> Prompt:
Stop at the line containing "f6 = (v5, v7, v1)": every line of the listing from the first up to that one must be set down exactly.

[Start of Attachment]

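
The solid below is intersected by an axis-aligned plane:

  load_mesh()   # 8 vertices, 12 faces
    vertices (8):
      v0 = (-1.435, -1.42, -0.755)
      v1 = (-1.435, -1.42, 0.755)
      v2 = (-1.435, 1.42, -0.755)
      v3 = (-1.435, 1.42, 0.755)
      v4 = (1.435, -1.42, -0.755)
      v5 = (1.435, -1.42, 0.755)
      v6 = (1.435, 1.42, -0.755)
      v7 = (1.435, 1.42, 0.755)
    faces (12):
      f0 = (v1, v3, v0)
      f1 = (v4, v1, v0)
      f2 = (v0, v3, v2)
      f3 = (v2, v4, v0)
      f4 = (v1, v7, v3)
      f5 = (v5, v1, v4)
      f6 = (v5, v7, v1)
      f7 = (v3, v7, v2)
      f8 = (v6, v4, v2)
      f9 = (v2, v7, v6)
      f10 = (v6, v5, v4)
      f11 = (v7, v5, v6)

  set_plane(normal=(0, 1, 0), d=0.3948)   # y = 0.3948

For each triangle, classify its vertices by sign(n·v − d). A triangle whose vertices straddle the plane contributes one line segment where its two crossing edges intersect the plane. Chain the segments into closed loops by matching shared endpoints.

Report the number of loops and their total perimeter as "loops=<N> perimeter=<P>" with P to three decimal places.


Straddling triangles (8 of 12):
  (v1,v3,v0) [-+-] → (-1.435, 0.3948, 0.755)–(-1.435, 0.3948, 0.209911)  len=0.5451
  (v0,v3,v2) [-++] → (-1.435, 0.3948, 0.209911)–(-1.435, 0.3948, -0.755)  len=0.9649
  (v2,v4,v0) [+--] → (-0.39897, 0.3948, -0.755)–(-1.435, 0.3948, -0.755)  len=1.0360
  (v1,v7,v3) [-++] → (0.39897, 0.3948, 0.755)–(-1.435, 0.3948, 0.755)  len=1.8340
  (v5,v7,v1) [-+-] → (1.435, 0.3948, 0.755)–(0.39897, 0.3948, 0.755)  len=1.0360
  (v6,v4,v2) [+-+] → (1.435, 0.3948, -0.755)–(-0.39897, 0.3948, -0.755)  len=1.8340
  (v6,v5,v4) [+--] → (1.435, 0.3948, -0.209911)–(1.435, 0.3948, -0.755)  len=0.5451
  (v7,v5,v6) [+-+] → (1.435, 0.3948, 0.755)–(1.435, 0.3948, -0.209911)  len=0.9649

Chained into 1 loop(s):
  loop 1: 8 segments, perimeter = 8.7600
Total perimeter = 8.760

loops=1 perimeter=8.760


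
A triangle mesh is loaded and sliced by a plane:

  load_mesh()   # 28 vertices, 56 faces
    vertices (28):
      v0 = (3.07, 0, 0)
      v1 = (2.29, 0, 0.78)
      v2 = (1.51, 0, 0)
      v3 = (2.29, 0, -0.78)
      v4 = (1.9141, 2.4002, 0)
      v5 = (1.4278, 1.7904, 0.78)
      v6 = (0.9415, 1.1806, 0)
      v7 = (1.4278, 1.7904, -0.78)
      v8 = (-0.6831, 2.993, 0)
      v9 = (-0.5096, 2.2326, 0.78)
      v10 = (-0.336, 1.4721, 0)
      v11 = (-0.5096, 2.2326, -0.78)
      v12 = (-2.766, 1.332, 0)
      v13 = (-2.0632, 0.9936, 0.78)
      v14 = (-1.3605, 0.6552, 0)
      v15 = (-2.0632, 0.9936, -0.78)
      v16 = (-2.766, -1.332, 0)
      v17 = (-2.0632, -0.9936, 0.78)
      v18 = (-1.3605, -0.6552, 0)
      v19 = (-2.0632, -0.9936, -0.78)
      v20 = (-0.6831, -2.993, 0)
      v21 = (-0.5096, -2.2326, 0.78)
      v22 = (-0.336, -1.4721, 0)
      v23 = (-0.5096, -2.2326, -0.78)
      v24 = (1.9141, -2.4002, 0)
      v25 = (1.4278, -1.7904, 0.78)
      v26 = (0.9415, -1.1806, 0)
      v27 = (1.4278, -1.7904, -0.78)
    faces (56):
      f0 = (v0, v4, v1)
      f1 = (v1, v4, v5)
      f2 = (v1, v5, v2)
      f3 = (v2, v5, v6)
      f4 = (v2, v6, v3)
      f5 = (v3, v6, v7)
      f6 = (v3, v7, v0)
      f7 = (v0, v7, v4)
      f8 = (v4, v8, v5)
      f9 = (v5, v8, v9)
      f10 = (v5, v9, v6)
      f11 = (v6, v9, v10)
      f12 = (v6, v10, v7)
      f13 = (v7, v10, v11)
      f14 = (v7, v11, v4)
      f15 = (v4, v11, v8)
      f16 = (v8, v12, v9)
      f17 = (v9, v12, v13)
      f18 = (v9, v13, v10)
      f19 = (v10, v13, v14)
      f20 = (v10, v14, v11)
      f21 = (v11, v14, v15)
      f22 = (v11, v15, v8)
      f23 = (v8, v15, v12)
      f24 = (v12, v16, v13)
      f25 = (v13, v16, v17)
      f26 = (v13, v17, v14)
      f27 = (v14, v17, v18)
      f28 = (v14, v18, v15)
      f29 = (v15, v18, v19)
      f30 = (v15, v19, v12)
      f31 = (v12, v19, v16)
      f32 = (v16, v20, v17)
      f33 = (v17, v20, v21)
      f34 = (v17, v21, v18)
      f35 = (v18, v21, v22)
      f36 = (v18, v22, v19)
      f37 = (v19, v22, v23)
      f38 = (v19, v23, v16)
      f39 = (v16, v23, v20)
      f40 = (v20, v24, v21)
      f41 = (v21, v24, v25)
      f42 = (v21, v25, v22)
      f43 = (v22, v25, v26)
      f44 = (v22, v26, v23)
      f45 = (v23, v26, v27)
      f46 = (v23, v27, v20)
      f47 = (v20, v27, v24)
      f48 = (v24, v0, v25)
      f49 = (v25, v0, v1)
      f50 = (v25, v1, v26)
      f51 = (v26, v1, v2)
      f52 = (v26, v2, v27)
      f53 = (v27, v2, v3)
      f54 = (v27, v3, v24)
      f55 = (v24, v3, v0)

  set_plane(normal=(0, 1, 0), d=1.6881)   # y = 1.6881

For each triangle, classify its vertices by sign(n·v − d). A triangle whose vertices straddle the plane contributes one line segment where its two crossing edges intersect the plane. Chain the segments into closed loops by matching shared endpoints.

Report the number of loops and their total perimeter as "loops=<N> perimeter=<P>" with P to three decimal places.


loops=1 perimeter=10.848

Straddling triangles (18 of 56):
  (v0,v4,v1) [-+-] → (2.25704, 1.6881, 0)–(2.02562, 1.6881, 0.231413)  len=0.3273
  (v1,v4,v5) [-++] → (2.02562, 1.6881, 0.231413)–(1.47706, 1.6881, 0.78)  len=0.7758
  (v1,v5,v2) [-+-] → (1.47706, 1.6881, 0.78)–(1.4325, 1.6881, 0.735432)  len=0.0630
  (v2,v5,v6) [-+-] → (1.4325, 1.6881, 0.735432)–(1.34622, 1.6881, 0.649147)  len=0.1220
  (v3,v6,v7) [--+] → (1.34622, 1.6881, -0.649147)–(1.47706, 1.6881, -0.78)  len=0.1850
  (v3,v7,v0) [-+-] → (1.47706, 1.6881, -0.78)–(1.52163, 1.6881, -0.735432)  len=0.0630
  (v0,v7,v4) [-++] → (1.52163, 1.6881, -0.735432)–(2.25704, 1.6881, 0)  len=1.0400
  (v5,v9,v6) [++-] → (0.241468, 1.6881, 0.376283)–(1.34622, 1.6881, 0.649147)  len=1.1379
  (v6,v9,v10) [-+-] → (0.241468, 1.6881, 0.376283)–(-0.385307, 1.6881, 0.221538)  len=0.6456
  (v6,v10,v7) [--+] → (0.860924, 1.6881, -0.529312)–(1.34622, 1.6881, -0.649147)  len=0.4999
  (v7,v10,v11) [+-+] → (0.860924, 1.6881, -0.529312)–(-0.385307, 1.6881, -0.221538)  len=1.2837
  (v8,v12,v9) [+-+] → (-2.31945, 1.6881, 0)–(-1.87381, 1.6881, 0.308414)  len=0.5420
  (v9,v12,v13) [+--] → (-1.87381, 1.6881, 0.308414)–(-1.19236, 1.6881, 0.78)  len=0.8287
  (v9,v13,v10) [+--] → (-1.19236, 1.6881, 0.78)–(-0.385307, 1.6881, 0.221538)  len=0.9814
  (v10,v14,v11) [--+] → (-0.803321, 1.6881, -0.510753)–(-0.385307, 1.6881, -0.221538)  len=0.5083
  (v11,v14,v15) [+--] → (-0.803321, 1.6881, -0.510753)–(-1.19236, 1.6881, -0.78)  len=0.4731
  (v11,v15,v8) [+-+] → (-1.19236, 1.6881, -0.78)–(-1.58382, 1.6881, -0.509064)  len=0.4761
  (v8,v15,v12) [+--] → (-1.58382, 1.6881, -0.509064)–(-2.31945, 1.6881, 0)  len=0.8946

Chained into 1 loop(s):
  loop 1: 18 segments, perimeter = 10.8475
Total perimeter = 10.848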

[End of Attachment]

> Solution for this exercise:
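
The solid below is intersected by an axis-aligned plane:

  load_mesh()   # 8 vertices, 12 faces
    vertices (8):
      v0 = (-1.435, -1.42, -0.755)
      v1 = (-1.435, -1.42, 0.755)
      v2 = (-1.435, 1.42, -0.755)
      v3 = (-1.435, 1.42, 0.755)
      v4 = (1.435, -1.42, -0.755)
      v5 = (1.435, -1.42, 0.755)
      v6 = (1.435, 1.42, -0.755)
      v7 = (1.435, 1.42, 0.755)
    faces (12):
      f0 = (v1, v3, v0)
      f1 = (v4, v1, v0)
      f2 = (v0, v3, v2)
      f3 = (v2, v4, v0)
      f4 = (v1, v7, v3)
      f5 = (v5, v1, v4)
      f6 = (v5, v7, v1)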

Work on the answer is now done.